PROBLEM TO SOLVE:
Look for "each" in the records and copy every line that has it.

TASK INPUTS:
┌────────

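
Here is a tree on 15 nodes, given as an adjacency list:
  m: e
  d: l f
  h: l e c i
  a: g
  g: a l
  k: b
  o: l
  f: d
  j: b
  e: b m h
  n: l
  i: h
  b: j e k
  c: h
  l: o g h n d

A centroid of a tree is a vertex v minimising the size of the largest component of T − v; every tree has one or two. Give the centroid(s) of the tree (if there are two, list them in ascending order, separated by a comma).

Delete h: the remaining components have sizes 7, 5, 1, 1. Max 7 ≤ 7, so h is a centroid.
Every other node leaves some component of size > 7, so the centroid is unique.

h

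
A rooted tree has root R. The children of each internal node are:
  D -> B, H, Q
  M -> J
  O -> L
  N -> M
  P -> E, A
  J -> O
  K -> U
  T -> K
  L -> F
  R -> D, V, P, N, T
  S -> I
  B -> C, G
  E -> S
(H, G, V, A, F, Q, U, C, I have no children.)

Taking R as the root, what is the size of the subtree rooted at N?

N's subtree: {N, M, J, O, L, F}, size 6.

6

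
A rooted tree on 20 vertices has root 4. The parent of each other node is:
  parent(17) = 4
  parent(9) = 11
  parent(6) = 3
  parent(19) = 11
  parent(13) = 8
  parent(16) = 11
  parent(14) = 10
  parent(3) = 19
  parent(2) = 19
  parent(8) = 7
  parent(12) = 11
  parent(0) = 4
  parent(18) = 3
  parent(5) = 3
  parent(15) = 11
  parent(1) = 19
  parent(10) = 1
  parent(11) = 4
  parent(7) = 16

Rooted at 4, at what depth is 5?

4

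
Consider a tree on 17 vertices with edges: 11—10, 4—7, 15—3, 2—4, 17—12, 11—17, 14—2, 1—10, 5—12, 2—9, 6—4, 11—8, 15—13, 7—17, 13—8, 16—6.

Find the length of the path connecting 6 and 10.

5

Walking from 6: 6–4–7–17–11–10. Length 5.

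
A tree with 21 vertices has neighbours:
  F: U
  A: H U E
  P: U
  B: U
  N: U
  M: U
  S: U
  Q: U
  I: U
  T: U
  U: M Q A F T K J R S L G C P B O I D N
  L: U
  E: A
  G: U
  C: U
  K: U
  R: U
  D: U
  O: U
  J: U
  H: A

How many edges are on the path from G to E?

G - U - A - E: 3 edges.

3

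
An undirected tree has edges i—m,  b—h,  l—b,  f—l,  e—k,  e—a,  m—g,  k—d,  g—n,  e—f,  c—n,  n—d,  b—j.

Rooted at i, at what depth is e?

6

i → m → g → n → d → k → e — 6 edges.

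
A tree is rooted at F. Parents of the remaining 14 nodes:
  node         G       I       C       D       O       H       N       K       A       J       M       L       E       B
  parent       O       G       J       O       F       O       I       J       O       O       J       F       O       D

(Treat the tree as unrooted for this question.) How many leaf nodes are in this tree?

9

Degree-1 nodes: A, B, C, E, H, K, L, M, N — 9 of them.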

└────────

EXERCISE RESPONSE:
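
A rooted tree has root R. The children of each internal node are:
A rooted tree on 20 vertices has root 4. The parent of each other node is: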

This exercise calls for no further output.